> _Exercise description_
Write the records out again, keeping each line exactly as it is.

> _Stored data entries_
====================

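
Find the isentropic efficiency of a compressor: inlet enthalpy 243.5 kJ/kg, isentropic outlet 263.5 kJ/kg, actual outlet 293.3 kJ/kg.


dh_ideal = 263.5 - 243.5 = 20.0 kJ/kg
dh_actual = 293.3 - 243.5 = 49.8 kJ/kg
eta_s = dh_ideal / dh_actual = 20.0 / 49.8
eta_s = 0.4016

0.4016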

====================

> _Answer to the problem_
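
Find the isentropic efficiency of a compressor: inlet enthalpy 243.5 kJ/kg, isentropic outlet 263.5 kJ/kg, actual outlet 293.3 kJ/kg.


dh_ideal = 263.5 - 243.5 = 20.0 kJ/kg
dh_actual = 293.3 - 243.5 = 49.8 kJ/kg
eta_s = dh_ideal / dh_actual = 20.0 / 49.8
eta_s = 0.4016

0.4016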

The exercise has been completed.